(Stored data entries)
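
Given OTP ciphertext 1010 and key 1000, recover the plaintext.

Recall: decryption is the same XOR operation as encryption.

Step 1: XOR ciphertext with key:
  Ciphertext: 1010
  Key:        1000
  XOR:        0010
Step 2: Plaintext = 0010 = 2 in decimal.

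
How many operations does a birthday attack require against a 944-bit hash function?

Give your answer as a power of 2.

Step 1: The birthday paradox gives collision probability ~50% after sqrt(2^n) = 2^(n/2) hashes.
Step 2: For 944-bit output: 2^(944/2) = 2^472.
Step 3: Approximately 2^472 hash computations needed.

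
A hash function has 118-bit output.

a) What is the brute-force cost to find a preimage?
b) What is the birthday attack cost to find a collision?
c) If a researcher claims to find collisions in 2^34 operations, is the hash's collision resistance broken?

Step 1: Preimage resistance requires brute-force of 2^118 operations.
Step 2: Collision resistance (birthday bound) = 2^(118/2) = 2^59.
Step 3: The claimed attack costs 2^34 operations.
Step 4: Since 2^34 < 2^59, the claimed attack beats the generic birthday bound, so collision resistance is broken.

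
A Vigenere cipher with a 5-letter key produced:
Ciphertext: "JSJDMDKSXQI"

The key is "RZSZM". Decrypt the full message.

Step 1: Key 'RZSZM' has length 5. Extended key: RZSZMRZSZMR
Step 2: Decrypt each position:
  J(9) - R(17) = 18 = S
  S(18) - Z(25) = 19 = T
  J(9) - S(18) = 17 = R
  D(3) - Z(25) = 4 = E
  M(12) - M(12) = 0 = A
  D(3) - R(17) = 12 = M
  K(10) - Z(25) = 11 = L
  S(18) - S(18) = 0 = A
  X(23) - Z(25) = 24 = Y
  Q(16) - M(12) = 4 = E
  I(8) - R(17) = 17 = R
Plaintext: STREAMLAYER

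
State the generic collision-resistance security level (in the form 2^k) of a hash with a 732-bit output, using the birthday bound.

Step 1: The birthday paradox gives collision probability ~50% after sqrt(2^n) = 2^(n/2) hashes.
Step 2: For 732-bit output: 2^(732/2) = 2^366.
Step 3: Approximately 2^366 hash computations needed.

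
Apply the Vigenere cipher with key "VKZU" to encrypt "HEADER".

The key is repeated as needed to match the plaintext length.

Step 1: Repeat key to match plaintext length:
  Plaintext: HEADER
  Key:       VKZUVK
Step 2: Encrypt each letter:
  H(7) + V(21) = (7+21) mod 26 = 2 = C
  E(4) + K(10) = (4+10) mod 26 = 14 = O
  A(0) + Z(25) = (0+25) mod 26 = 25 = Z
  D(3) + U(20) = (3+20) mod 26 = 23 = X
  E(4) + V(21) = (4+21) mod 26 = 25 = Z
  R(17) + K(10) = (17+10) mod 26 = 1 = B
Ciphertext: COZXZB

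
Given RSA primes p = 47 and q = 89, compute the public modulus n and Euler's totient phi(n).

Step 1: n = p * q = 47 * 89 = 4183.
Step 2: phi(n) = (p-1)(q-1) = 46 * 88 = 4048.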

§ **REQUIRED WORK**
Copy all lines above where "function" is present.

§ **OUTPUT FOR THIS TASK**
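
How many operations does a birthday attack require against a 944-bit hash function?
A hash function has 118-bit output.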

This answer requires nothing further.